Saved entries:

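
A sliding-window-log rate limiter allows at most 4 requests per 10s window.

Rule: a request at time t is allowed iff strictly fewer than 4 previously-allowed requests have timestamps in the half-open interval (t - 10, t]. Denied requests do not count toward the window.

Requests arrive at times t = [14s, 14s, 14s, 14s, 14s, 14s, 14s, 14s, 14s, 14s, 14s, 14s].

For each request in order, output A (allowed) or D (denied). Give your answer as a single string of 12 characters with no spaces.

Tracking allowed requests in the window:
  req#1 t=14s: ALLOW
  req#2 t=14s: ALLOW
  req#3 t=14s: ALLOW
  req#4 t=14s: ALLOW
  req#5 t=14s: DENY
  req#6 t=14s: DENY
  req#7 t=14s: DENY
  req#8 t=14s: DENY
  req#9 t=14s: DENY
  req#10 t=14s: DENY
  req#11 t=14s: DENY
  req#12 t=14s: DENY

Answer: AAAADDDDDDDD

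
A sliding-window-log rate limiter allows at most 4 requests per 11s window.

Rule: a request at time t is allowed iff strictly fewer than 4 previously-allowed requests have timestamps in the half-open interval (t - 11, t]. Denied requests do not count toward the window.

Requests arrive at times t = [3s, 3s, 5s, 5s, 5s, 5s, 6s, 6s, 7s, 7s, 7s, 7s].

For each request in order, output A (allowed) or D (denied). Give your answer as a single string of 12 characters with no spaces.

Answer: AAAADDDDDDDD

Derivation:
Tracking allowed requests in the window:
  req#1 t=3s: ALLOW
  req#2 t=3s: ALLOW
  req#3 t=5s: ALLOW
  req#4 t=5s: ALLOW
  req#5 t=5s: DENY
  req#6 t=5s: DENY
  req#7 t=6s: DENY
  req#8 t=6s: DENY
  req#9 t=7s: DENY
  req#10 t=7s: DENY
  req#11 t=7s: DENY
  req#12 t=7s: DENY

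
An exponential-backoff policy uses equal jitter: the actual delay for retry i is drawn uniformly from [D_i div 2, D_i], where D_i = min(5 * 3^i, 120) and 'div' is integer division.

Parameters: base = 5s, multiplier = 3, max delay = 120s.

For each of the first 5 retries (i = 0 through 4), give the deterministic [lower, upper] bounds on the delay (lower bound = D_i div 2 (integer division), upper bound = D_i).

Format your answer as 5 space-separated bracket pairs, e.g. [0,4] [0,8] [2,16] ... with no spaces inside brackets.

Answer: [2,5] [7,15] [22,45] [60,120] [60,120]

Derivation:
Computing bounds per retry:
  i=0: D_i=min(5*3^0,120)=5, bounds=[2,5]
  i=1: D_i=min(5*3^1,120)=15, bounds=[7,15]
  i=2: D_i=min(5*3^2,120)=45, bounds=[22,45]
  i=3: D_i=min(5*3^3,120)=120, bounds=[60,120]
  i=4: D_i=min(5*3^4,120)=120, bounds=[60,120]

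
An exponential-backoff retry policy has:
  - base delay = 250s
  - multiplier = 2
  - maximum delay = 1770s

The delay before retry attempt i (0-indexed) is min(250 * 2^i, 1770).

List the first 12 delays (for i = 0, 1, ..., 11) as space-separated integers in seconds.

Computing each delay:
  i=0: min(250*2^0, 1770) = 250
  i=1: min(250*2^1, 1770) = 500
  i=2: min(250*2^2, 1770) = 1000
  i=3: min(250*2^3, 1770) = 1770
  i=4: min(250*2^4, 1770) = 1770
  i=5: min(250*2^5, 1770) = 1770
  i=6: min(250*2^6, 1770) = 1770
  i=7: min(250*2^7, 1770) = 1770
  i=8: min(250*2^8, 1770) = 1770
  i=9: min(250*2^9, 1770) = 1770
  i=10: min(250*2^10, 1770) = 1770
  i=11: min(250*2^11, 1770) = 1770

Answer: 250 500 1000 1770 1770 1770 1770 1770 1770 1770 1770 1770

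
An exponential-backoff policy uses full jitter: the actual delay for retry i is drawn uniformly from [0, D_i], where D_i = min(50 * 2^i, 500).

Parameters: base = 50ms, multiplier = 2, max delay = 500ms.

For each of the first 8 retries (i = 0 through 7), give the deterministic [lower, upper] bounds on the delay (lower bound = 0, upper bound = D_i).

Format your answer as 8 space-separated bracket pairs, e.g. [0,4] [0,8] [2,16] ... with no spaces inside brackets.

Answer: [0,50] [0,100] [0,200] [0,400] [0,500] [0,500] [0,500] [0,500]

Derivation:
Computing bounds per retry:
  i=0: D_i=min(50*2^0,500)=50, bounds=[0,50]
  i=1: D_i=min(50*2^1,500)=100, bounds=[0,100]
  i=2: D_i=min(50*2^2,500)=200, bounds=[0,200]
  i=3: D_i=min(50*2^3,500)=400, bounds=[0,400]
  i=4: D_i=min(50*2^4,500)=500, bounds=[0,500]
  i=5: D_i=min(50*2^5,500)=500, bounds=[0,500]
  i=6: D_i=min(50*2^6,500)=500, bounds=[0,500]
  i=7: D_i=min(50*2^7,500)=500, bounds=[0,500]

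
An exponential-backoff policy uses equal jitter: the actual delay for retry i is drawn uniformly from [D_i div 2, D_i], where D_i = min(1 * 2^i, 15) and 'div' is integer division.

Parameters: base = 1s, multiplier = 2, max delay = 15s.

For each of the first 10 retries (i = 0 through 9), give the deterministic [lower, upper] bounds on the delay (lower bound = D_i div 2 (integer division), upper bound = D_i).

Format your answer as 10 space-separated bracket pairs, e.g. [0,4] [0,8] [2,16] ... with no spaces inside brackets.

Answer: [0,1] [1,2] [2,4] [4,8] [7,15] [7,15] [7,15] [7,15] [7,15] [7,15]

Derivation:
Computing bounds per retry:
  i=0: D_i=min(1*2^0,15)=1, bounds=[0,1]
  i=1: D_i=min(1*2^1,15)=2, bounds=[1,2]
  i=2: D_i=min(1*2^2,15)=4, bounds=[2,4]
  i=3: D_i=min(1*2^3,15)=8, bounds=[4,8]
  i=4: D_i=min(1*2^4,15)=15, bounds=[7,15]
  i=5: D_i=min(1*2^5,15)=15, bounds=[7,15]
  i=6: D_i=min(1*2^6,15)=15, bounds=[7,15]
  i=7: D_i=min(1*2^7,15)=15, bounds=[7,15]
  i=8: D_i=min(1*2^8,15)=15, bounds=[7,15]
  i=9: D_i=min(1*2^9,15)=15, bounds=[7,15]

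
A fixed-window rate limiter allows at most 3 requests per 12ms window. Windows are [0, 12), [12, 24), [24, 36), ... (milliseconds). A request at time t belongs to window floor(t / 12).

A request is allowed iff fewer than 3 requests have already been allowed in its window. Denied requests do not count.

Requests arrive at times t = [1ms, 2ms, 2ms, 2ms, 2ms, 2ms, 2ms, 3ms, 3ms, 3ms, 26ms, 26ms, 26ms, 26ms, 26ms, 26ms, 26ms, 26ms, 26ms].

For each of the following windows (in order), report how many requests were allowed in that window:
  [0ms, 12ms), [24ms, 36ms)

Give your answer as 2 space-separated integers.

Processing requests:
  req#1 t=1ms (window 0): ALLOW
  req#2 t=2ms (window 0): ALLOW
  req#3 t=2ms (window 0): ALLOW
  req#4 t=2ms (window 0): DENY
  req#5 t=2ms (window 0): DENY
  req#6 t=2ms (window 0): DENY
  req#7 t=2ms (window 0): DENY
  req#8 t=3ms (window 0): DENY
  req#9 t=3ms (window 0): DENY
  req#10 t=3ms (window 0): DENY
  req#11 t=26ms (window 2): ALLOW
  req#12 t=26ms (window 2): ALLOW
  req#13 t=26ms (window 2): ALLOW
  req#14 t=26ms (window 2): DENY
  req#15 t=26ms (window 2): DENY
  req#16 t=26ms (window 2): DENY
  req#17 t=26ms (window 2): DENY
  req#18 t=26ms (window 2): DENY
  req#19 t=26ms (window 2): DENY

Allowed counts by window: 3 3

Answer: 3 3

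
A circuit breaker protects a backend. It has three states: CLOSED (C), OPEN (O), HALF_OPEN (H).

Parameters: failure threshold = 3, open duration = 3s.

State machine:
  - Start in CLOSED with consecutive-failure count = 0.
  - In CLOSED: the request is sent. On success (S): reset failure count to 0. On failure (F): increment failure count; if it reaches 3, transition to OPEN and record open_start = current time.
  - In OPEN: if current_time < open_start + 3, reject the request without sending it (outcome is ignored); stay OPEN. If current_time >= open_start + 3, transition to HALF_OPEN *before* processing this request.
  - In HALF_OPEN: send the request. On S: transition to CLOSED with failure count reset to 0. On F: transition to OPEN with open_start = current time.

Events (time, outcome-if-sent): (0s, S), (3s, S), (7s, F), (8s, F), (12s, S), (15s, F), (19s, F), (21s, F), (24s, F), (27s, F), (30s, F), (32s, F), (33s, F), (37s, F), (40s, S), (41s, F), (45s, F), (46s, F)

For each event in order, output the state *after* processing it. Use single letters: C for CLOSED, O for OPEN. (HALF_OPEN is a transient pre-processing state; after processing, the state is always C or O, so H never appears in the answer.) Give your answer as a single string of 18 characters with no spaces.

State after each event:
  event#1 t=0s outcome=S: state=CLOSED
  event#2 t=3s outcome=S: state=CLOSED
  event#3 t=7s outcome=F: state=CLOSED
  event#4 t=8s outcome=F: state=CLOSED
  event#5 t=12s outcome=S: state=CLOSED
  event#6 t=15s outcome=F: state=CLOSED
  event#7 t=19s outcome=F: state=CLOSED
  event#8 t=21s outcome=F: state=OPEN
  event#9 t=24s outcome=F: state=OPEN
  event#10 t=27s outcome=F: state=OPEN
  event#11 t=30s outcome=F: state=OPEN
  event#12 t=32s outcome=F: state=OPEN
  event#13 t=33s outcome=F: state=OPEN
  event#14 t=37s outcome=F: state=OPEN
  event#15 t=40s outcome=S: state=CLOSED
  event#16 t=41s outcome=F: state=CLOSED
  event#17 t=45s outcome=F: state=CLOSED
  event#18 t=46s outcome=F: state=OPEN

Answer: CCCCCCCOOOOOOOCCCO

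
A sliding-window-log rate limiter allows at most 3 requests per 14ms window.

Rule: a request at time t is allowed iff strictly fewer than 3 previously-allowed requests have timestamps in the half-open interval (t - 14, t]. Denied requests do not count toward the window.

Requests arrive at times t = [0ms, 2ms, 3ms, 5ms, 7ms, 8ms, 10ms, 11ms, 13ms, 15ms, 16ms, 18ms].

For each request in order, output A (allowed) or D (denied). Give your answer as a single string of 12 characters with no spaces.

Answer: AAADDDDDDAAA

Derivation:
Tracking allowed requests in the window:
  req#1 t=0ms: ALLOW
  req#2 t=2ms: ALLOW
  req#3 t=3ms: ALLOW
  req#4 t=5ms: DENY
  req#5 t=7ms: DENY
  req#6 t=8ms: DENY
  req#7 t=10ms: DENY
  req#8 t=11ms: DENY
  req#9 t=13ms: DENY
  req#10 t=15ms: ALLOW
  req#11 t=16ms: ALLOW
  req#12 t=18ms: ALLOW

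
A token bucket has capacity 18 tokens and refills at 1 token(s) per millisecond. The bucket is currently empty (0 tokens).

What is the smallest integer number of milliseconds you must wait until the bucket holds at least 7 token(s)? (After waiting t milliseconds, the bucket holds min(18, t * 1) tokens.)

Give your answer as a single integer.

Need t * 1 >= 7, so t >= 7/1.
Smallest integer t = ceil(7/1) = 7.

Answer: 7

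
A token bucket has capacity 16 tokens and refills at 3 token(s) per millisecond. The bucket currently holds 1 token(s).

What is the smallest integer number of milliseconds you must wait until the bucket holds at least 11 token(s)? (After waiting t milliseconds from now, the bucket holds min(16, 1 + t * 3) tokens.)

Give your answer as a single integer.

Answer: 4

Derivation:
Need 1 + t * 3 >= 11, so t >= 10/3.
Smallest integer t = ceil(10/3) = 4.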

PROMPT:
Please restate only the opening stretch of the records above: every line from the first through the one containing "7s, 7s, 7s].", exactly as written.

EXERCISE OUTPUT:
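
A sliding-window-log rate limiter allows at most 4 requests per 10s window.

Rule: a request at time t is allowed iff strictly fewer than 4 previously-allowed requests have timestamps in the half-open interval (t - 10, t]. Denied requests do not count toward the window.

Requests arrive at times t = [14s, 14s, 14s, 14s, 14s, 14s, 14s, 14s, 14s, 14s, 14s, 14s].

For each request in order, output A (allowed) or D (denied). Give your answer as a single string of 12 characters with no spaces.

Tracking allowed requests in the window:
  req#1 t=14s: ALLOW
  req#2 t=14s: ALLOW
  req#3 t=14s: ALLOW
  req#4 t=14s: ALLOW
  req#5 t=14s: DENY
  req#6 t=14s: DENY
  req#7 t=14s: DENY
  req#8 t=14s: DENY
  req#9 t=14s: DENY
  req#10 t=14s: DENY
  req#11 t=14s: DENY
  req#12 t=14s: DENY

Answer: AAAADDDDDDDD

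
A sliding-window-log rate limiter allows at most 4 requests per 11s window.

Rule: a request at time t is allowed iff strictly fewer than 4 previously-allowed requests have timestamps in the half-open interval (t - 11, t]. Denied requests do not count toward the window.

Requests arrive at times t = [3s, 3s, 5s, 5s, 5s, 5s, 6s, 6s, 7s, 7s, 7s, 7s].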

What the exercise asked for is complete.